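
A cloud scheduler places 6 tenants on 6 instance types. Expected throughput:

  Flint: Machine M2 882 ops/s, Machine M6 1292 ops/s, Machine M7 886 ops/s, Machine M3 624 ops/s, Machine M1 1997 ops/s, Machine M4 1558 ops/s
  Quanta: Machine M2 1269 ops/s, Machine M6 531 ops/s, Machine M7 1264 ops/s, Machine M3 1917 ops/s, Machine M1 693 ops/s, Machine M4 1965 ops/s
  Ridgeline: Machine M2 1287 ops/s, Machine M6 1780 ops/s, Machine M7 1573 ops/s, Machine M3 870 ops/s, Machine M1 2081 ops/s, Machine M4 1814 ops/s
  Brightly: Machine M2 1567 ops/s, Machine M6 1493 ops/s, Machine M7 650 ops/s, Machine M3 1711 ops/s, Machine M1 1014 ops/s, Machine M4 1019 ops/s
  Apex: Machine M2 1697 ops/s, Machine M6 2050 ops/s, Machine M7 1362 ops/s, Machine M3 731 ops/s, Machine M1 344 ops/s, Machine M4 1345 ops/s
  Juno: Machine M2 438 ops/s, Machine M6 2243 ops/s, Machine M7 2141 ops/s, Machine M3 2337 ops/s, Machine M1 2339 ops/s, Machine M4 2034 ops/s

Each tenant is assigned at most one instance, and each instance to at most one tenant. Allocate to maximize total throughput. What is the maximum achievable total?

Optimal: Flint→Machine M1 (1997 ops/s), Quanta→Machine M4 (1965 ops/s), Ridgeline→Machine M7 (1573 ops/s), Brightly→Machine M2 (1567 ops/s), Apex→Machine M6 (2050 ops/s), Juno→Machine M3 (2337 ops/s) — total 1997+1965+1573+1567+2050+2337 = 11489 ops/s.
Row-greedy (each tenant in turn takes its best remaining instance) gives 11291 ops/s, worse by 198.
Every other assignment is strictly worse.

Maximum total: 11489 ops/s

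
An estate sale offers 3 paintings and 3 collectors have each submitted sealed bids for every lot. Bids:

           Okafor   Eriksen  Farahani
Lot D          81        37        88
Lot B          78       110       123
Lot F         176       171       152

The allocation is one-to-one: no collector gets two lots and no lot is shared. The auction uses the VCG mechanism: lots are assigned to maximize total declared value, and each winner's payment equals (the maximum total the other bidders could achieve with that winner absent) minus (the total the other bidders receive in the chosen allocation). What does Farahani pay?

Efficient allocation: Okafor→Lot D ($81), Eriksen→Lot F ($171), Farahani→Lot B ($123); total welfare W = $375.
Farahani receives Lot B at value $123, so the others get W − 123 = $252.
Without Farahani: best allocation of the remaining 2 bidders over all 3 lots is Okafor→Lot F ($176), Eriksen→Lot B ($110), total $286.
VCG payment = (others' best without Farahani) − (others' welfare with Farahani) = 286 − 252 = $34.

Farahani pays $34.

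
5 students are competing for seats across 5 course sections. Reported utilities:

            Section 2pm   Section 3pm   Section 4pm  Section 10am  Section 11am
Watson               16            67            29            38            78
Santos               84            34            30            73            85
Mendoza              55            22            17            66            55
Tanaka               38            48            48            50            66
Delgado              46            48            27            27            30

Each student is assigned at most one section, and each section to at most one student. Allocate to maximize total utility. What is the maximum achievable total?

This is the linear assignment problem.
Optimal: Watson→Section 11am (78 points), Santos→Section 2pm (84 points), Mendoza→Section 10am (66 points), Tanaka→Section 4pm (48 points), Delgado→Section 3pm (48 points) — total 78+84+66+48+48 = 324 points.
Max-entry greedy (repeatedly take the single best remaining cell) gives 312 points, worse by 12.
Every other assignment is strictly worse.

Max total: 324 points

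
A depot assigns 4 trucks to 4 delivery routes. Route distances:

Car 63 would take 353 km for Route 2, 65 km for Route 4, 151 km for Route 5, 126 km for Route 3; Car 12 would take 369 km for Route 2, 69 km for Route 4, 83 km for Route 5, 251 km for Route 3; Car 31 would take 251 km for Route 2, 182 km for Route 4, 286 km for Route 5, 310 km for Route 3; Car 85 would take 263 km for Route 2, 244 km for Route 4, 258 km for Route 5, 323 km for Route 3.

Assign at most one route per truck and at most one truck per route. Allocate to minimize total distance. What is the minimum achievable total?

Minimum total: 654 km

Optimal: Car 63→Route 3 (126 km), Car 12→Route 5 (83 km), Car 31→Route 4 (182 km), Car 85→Route 2 (263 km) — total 126+83+182+263 = 654 km.
Row-greedy (each truck in turn takes its cheapest remaining route) gives 722 km, worse by 68.
No other one-to-one assignment undercuts 654 km.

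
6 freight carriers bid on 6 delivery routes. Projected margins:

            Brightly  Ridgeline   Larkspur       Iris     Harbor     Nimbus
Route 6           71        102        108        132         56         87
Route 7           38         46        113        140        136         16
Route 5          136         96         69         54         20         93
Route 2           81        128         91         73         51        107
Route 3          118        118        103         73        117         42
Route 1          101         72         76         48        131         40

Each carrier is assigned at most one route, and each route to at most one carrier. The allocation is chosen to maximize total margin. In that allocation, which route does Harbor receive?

Harbor receives Route 1.

Optimal: Brightly→Route 5 ($136k), Ridgeline→Route 3 ($118k), Larkspur→Route 6 ($108k), Iris→Route 7 ($140k), Harbor→Route 1 ($131k), Nimbus→Route 2 ($107k) — total 136+118+108+140+131+107 = $740k.
Max-entry greedy (repeatedly take the single best remaining cell) gives $685k, worse by 55.
No other one-to-one assignment exceeds $740k.
Harbor's own top route is Route 7 ($136k), but forcing Harbor→Route 7 and reassigning the rest optimally gives only $705k — worse by 35.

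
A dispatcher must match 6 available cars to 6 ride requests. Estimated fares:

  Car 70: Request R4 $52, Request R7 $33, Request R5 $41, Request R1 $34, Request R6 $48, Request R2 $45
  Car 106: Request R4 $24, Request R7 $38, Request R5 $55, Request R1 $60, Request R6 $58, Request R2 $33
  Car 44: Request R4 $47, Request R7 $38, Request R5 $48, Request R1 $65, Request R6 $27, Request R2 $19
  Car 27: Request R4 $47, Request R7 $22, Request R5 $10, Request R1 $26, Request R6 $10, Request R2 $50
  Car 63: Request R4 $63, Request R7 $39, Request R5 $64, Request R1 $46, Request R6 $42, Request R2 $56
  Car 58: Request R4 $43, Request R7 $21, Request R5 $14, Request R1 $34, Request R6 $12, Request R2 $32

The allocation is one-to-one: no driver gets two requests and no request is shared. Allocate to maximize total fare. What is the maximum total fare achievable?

Treat this as an assignment problem: match each driver to one request.
Optimal: Car 70→Request R7 ($33), Car 106→Request R6 ($58), Car 44→Request R1 ($65), Car 27→Request R2 ($50), Car 63→Request R5 ($64), Car 58→Request R4 ($43) — total 33+58+65+50+64+43 = $313.
Row-greedy (each driver in turn takes its best remaining request) gives $273, worse by 40.

Max total: $313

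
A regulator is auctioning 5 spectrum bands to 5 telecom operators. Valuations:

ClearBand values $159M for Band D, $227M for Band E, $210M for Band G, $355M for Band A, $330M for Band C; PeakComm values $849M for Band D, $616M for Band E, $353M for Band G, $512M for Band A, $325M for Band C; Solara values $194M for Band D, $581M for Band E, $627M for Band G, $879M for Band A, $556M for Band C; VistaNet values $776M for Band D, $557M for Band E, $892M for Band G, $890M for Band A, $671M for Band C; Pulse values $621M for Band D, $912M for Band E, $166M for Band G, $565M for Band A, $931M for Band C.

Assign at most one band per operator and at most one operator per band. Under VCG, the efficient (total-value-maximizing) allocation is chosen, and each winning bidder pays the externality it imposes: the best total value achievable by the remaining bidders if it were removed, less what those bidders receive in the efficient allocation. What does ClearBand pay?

ClearBand pays $19M.

Efficient allocation: ClearBand→Band C ($330M), PeakComm→Band D ($849M), Solara→Band A ($879M), VistaNet→Band G ($892M), Pulse→Band E ($912M); total welfare W = $3862M.
ClearBand receives Band C at value $330M, so the others get W − 330 = $3532M.
Without ClearBand: best allocation of the remaining 4 bidders over all 5 bands is PeakComm→Band D ($849M), Solara→Band A ($879M), VistaNet→Band G ($892M), Pulse→Band C ($931M), total $3551M.
VCG payment = (others' best without ClearBand) − (others' welfare with ClearBand) = 3551 − 3532 = $19M.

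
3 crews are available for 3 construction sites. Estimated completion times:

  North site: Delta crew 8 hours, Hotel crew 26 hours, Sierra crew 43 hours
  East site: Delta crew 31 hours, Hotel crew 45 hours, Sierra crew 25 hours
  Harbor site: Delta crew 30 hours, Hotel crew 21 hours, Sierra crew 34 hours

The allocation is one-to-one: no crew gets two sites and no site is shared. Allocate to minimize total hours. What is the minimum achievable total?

Min total: 54 hours

Optimal: Delta crew→North site (8 hours), Hotel crew→Harbor site (21 hours), Sierra crew→East site (25 hours) — total 8+21+25 = 54 hours.
Next-best assignment: Delta crew→Harbor site, Hotel crew→North site, Sierra crew→East site = 81 hours.
Every other assignment is strictly worse.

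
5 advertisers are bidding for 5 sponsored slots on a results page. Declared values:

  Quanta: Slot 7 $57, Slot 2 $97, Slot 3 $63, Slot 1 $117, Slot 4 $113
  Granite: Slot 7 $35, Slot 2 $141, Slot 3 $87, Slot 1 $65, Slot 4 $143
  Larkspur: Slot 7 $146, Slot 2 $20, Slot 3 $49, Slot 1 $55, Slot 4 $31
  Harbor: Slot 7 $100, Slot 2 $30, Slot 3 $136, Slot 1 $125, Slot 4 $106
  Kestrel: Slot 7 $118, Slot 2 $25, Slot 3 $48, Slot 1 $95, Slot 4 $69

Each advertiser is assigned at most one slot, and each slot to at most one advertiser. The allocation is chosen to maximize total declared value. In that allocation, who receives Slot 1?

Optimal: Quanta→Slot 4 ($113), Granite→Slot 2 ($141), Larkspur→Slot 7 ($146), Harbor→Slot 3 ($136), Kestrel→Slot 1 ($95) — total 113+141+146+136+95 = $631.
Column-greedy (each slot in turn goes to its best remaining advertiser) gives $609, worse by 22.
Kestrel's own top slot is Slot 7 ($118), but forcing Kestrel→Slot 7 and reassigning the rest optimally gives only $563 — worse by 68.

Kestrel receives Slot 1.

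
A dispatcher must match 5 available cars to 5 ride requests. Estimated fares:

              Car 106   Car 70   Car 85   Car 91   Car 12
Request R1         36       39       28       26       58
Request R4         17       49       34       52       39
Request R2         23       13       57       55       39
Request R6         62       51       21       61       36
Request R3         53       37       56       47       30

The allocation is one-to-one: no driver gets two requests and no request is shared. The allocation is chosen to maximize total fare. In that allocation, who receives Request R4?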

-.-.-

What needs to be done: Transcribe each line of the data above, unaltered, from the one where "A regulator is" appears to the one where "ClearBand values $159M" appears, inclusive of both.

Completed exercise:
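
A regulator is auctioning 5 spectrum bands to 5 telecom operators. Valuations:

ClearBand values $159M for Band D, $227M for Band E, $210M for Band G, $355M for Band A, $330M for Band C; PeakComm values $849M for Band D, $616M for Band E, $353M for Band G, $512M for Band A, $325M for Band C; Solara values $194M for Band D, $581M for Band E, $627M for Band G, $879M for Band A, $556M for Band C; VistaNet values $776M for Band D, $557M for Band E, $892M for Band G, $890M for Band A, $671M for Band C; Pulse values $621M for Band D, $912M for Band E, $166M for Band G, $565M for Band A, $931M for Band C.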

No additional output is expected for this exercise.